Data shown:
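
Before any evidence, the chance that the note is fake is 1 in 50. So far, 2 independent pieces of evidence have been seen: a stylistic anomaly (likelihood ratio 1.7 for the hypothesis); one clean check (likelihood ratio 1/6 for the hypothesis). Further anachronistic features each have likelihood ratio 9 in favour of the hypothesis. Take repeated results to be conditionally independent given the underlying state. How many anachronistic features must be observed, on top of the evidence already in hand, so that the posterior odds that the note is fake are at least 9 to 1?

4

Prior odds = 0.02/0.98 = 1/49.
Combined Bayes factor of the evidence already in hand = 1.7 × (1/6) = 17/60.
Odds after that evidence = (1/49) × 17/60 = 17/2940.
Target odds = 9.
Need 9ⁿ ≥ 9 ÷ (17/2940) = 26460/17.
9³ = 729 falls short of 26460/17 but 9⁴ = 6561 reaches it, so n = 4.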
...
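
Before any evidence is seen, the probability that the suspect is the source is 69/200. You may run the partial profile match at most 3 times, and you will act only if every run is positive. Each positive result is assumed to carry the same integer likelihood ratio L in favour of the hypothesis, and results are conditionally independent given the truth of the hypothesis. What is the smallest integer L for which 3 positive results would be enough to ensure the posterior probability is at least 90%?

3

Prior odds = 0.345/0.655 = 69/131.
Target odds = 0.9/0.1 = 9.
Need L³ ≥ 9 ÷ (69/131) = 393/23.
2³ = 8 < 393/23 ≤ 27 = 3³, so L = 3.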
---
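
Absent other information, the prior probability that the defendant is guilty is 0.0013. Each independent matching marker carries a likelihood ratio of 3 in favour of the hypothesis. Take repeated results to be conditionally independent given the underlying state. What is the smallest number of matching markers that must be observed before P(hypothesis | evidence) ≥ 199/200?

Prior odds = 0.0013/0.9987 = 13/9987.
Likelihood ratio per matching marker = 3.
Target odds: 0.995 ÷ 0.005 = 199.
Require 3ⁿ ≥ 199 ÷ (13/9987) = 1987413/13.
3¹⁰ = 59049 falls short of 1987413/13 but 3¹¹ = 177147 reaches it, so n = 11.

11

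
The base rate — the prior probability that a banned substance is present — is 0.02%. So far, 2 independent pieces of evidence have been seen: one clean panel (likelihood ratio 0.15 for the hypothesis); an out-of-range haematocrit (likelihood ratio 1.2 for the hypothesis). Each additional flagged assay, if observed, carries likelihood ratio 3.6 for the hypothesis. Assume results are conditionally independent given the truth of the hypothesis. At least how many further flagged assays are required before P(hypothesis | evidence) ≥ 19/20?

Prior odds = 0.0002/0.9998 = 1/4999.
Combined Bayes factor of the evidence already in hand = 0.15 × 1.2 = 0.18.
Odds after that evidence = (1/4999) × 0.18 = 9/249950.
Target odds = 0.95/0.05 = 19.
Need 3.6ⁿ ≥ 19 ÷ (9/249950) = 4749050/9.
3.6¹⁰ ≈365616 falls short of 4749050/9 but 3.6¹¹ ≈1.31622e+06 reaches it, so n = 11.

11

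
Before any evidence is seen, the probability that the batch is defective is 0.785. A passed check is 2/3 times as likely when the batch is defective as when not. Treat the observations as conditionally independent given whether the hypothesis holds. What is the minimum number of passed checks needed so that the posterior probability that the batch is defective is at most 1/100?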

Task prompt: Beginning at the line above that contains "The base rate", return each line exactly through the line that contains "Before any evidence is seen, the probability that the batch", and no others.

Result of the exercise:
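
The base rate — the prior probability that a banned substance is present — is 0.02%. So far, 2 independent pieces of evidence have been seen: one clean panel (likelihood ratio 0.15 for the hypothesis); an out-of-range haematocrit (likelihood ratio 1.2 for the hypothesis). Each additional flagged assay, if observed, carries likelihood ratio 3.6 for the hypothesis. Assume results are conditionally independent given the truth of the hypothesis. At least how many further flagged assays are required before P(hypothesis | evidence) ≥ 19/20?

Prior odds = 0.0002/0.9998 = 1/4999.
Combined Bayes factor of the evidence already in hand = 0.15 × 1.2 = 0.18.
Odds after that evidence = (1/4999) × 0.18 = 9/249950.
Target odds = 0.95/0.05 = 19.
Need 3.6ⁿ ≥ 19 ÷ (9/249950) = 4749050/9.
3.6¹⁰ ≈365616 falls short of 4749050/9 but 3.6¹¹ ≈1.31622e+06 reaches it, so n = 11.

11

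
Before any evidence is seen, the probability that the batch is defective is 0.785. A passed check is 2/3 times as likely when the batch is defective as when not. Treat the observations as conditionally independent given whether the hypothesis holds. What is the minimum number of passed checks needed so that the posterior probability that the batch is defective is at most 1/100?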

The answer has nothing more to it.